=== ACTIVITY ===
Find the lines of the data below that include "Current". Report their number only.

=== INPUT DATA ===
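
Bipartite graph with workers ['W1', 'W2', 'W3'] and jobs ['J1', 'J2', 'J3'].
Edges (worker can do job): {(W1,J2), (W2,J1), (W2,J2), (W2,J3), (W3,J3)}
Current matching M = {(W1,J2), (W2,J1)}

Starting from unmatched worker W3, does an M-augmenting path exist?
Yes: W3 → J3

An M-augmenting path alternates non-matching / matching edges, starting and ending at unmatched vertices.
Path: W3 → J3
(J3 is unmatched in M, so the path is augmenting.)
Flipping edges along this path would increase |M| from 2 to 3.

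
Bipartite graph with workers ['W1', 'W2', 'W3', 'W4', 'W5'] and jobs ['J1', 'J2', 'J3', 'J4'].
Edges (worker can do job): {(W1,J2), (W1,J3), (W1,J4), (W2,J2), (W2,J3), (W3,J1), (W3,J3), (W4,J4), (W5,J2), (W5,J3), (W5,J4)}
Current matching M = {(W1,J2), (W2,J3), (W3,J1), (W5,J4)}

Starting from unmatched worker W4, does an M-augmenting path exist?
No augmenting path from W4

Alternating search from W4 reaches jobs: {J2, J3, J4}.
Every reachable job is already matched in M, and following those matched edges back to workers exposes no further unvisited jobs.
No M-augmenting path from W4 exists.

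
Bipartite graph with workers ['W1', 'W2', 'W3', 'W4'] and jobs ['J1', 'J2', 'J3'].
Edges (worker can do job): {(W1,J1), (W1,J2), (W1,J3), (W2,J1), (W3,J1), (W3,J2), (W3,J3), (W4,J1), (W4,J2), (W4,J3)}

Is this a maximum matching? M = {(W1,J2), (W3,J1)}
No, size 2 is not maximum

Proposed matching has size 2.
Maximum matching size for this graph: 3.

This is NOT maximum - can be improved to size 3.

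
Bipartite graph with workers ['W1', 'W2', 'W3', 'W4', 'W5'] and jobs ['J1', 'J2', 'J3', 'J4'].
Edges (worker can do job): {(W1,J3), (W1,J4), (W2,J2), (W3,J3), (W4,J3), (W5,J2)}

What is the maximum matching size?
Maximum matching size = 3

Maximum matching: {(W1,J4), (W3,J3), (W5,J2)}
Size: 3

This assigns 3 workers to 3 distinct jobs.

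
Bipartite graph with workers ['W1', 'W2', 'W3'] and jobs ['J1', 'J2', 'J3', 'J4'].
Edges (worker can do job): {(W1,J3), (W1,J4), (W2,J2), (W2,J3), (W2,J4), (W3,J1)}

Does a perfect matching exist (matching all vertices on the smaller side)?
Yes, perfect matching exists (size 3)

Perfect matching: {(W1,J3), (W2,J2), (W3,J1)}
All 3 vertices on the smaller side are matched.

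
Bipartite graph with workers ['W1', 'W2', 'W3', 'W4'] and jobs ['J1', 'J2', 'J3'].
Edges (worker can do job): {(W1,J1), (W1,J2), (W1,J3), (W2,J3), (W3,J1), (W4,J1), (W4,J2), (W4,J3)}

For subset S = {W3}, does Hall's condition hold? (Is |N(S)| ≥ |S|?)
Yes: |N(S)| = 1, |S| = 1

Subset S = {W3}
Neighbors N(S) = {J1}

|N(S)| = 1, |S| = 1
Hall's condition: |N(S)| ≥ |S| is satisfied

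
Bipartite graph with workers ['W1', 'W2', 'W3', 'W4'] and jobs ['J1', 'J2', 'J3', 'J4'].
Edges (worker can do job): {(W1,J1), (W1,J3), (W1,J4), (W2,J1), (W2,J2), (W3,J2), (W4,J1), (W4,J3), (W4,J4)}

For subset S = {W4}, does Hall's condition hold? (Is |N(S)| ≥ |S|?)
Yes: |N(S)| = 3, |S| = 1

Subset S = {W4}
Neighbors N(S) = {J1, J3, J4}

|N(S)| = 3, |S| = 1
Hall's condition: |N(S)| ≥ |S| is satisfied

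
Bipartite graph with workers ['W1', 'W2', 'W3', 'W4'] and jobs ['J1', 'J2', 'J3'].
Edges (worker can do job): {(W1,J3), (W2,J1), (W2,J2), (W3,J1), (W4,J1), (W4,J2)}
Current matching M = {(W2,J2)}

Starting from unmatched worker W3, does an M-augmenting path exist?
Yes: W3 → J1

An M-augmenting path alternates non-matching / matching edges, starting and ending at unmatched vertices.
Path: W3 → J1
(J1 is unmatched in M, so the path is augmenting.)
Flipping edges along this path would increase |M| from 1 to 2.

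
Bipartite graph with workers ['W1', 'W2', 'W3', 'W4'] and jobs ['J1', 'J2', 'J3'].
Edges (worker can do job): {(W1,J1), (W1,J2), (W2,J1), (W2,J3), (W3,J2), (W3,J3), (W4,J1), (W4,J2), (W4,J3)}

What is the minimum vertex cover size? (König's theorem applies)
Minimum vertex cover size = 3

By König's theorem: in bipartite graphs,
min vertex cover = max matching = 3

Maximum matching has size 3, so minimum vertex cover also has size 3.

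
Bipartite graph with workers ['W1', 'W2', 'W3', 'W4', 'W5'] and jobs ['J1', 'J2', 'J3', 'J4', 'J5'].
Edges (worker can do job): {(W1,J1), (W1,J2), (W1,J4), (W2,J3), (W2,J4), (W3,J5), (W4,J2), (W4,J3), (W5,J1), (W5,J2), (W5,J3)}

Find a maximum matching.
Matching: {(W1,J4), (W2,J3), (W3,J5), (W4,J2), (W5,J1)}

Maximum matching (size 5):
  W1 → J4
  W2 → J3
  W3 → J5
  W4 → J2
  W5 → J1

Each worker is assigned to at most one job, and each job to at most one worker.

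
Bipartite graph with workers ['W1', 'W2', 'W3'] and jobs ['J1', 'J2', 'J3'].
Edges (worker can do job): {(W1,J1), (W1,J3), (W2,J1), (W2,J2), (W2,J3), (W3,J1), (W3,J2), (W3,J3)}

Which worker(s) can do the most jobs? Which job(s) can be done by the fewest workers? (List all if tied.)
Most versatile: W2, W3 (3 jobs); Least covered: J2 (2 workers)

Worker degrees (jobs they can do): W1:2, W2:3, W3:3
Job degrees (workers who can do it): J1:3, J2:2, J3:3

Maximum worker degree is 3, achieved by: W2, W3
Minimum job degree is 2, achieved by: J2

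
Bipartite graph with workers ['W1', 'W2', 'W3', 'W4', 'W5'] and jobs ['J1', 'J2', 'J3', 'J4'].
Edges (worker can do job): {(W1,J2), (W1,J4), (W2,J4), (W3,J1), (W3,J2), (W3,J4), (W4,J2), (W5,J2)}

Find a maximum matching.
Matching: {(W1,J4), (W3,J1), (W5,J2)}

Maximum matching (size 3):
  W1 → J4
  W3 → J1
  W5 → J2

Each worker is assigned to at most one job, and each job to at most one worker.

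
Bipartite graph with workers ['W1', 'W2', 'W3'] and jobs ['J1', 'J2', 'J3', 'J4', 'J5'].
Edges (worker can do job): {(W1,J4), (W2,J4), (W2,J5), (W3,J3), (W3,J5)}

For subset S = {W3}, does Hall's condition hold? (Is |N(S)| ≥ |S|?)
Yes: |N(S)| = 2, |S| = 1

Subset S = {W3}
Neighbors N(S) = {J3, J5}

|N(S)| = 2, |S| = 1
Hall's condition: |N(S)| ≥ |S| is satisfied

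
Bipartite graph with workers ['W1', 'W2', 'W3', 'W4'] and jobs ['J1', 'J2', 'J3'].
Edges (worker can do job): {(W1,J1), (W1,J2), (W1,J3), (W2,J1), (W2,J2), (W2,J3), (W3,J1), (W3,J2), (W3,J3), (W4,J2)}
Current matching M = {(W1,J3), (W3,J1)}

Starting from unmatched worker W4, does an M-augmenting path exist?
Yes: W4 → J2

An M-augmenting path alternates non-matching / matching edges, starting and ending at unmatched vertices.
Path: W4 → J2
(J2 is unmatched in M, so the path is augmenting.)
Flipping edges along this path would increase |M| from 2 to 3.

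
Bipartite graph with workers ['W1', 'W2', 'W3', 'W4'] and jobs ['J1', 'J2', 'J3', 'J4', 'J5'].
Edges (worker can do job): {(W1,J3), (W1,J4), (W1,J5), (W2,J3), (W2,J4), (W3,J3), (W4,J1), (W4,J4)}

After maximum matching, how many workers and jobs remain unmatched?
Unmatched: 0 workers, 1 jobs

Maximum matching size: 4
Workers: 4 total, 4 matched, 0 unmatched
Jobs: 5 total, 4 matched, 1 unmatched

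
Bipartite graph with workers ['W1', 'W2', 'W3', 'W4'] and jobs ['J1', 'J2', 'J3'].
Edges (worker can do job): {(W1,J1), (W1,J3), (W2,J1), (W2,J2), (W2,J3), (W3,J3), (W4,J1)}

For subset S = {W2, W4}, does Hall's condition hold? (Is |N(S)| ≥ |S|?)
Yes: |N(S)| = 3, |S| = 2

Subset S = {W2, W4}
Neighbors N(S) = {J1, J2, J3}

|N(S)| = 3, |S| = 2
Hall's condition: |N(S)| ≥ |S| is satisfied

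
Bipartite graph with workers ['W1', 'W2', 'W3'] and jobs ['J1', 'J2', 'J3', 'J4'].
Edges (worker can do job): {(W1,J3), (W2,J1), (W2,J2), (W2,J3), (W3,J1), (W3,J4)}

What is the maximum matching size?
Maximum matching size = 3

Maximum matching: {(W1,J3), (W2,J2), (W3,J1)}
Size: 3

This assigns 3 workers to 3 distinct jobs.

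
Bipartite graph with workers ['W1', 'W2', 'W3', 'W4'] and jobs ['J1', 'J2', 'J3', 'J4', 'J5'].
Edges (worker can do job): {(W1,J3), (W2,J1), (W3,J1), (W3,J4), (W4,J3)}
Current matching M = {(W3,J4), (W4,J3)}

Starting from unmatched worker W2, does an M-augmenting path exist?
Yes: W2 → J1

An M-augmenting path alternates non-matching / matching edges, starting and ending at unmatched vertices.
Path: W2 → J1
(J1 is unmatched in M, so the path is augmenting.)
Flipping edges along this path would increase |M| from 2 to 3.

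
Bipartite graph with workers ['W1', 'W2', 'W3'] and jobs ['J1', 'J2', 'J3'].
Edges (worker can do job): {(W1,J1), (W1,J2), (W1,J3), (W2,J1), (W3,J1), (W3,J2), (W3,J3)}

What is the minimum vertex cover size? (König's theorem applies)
Minimum vertex cover size = 3

By König's theorem: in bipartite graphs,
min vertex cover = max matching = 3

Maximum matching has size 3, so minimum vertex cover also has size 3.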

=== OUTPUT FOR THIS TASK ===
5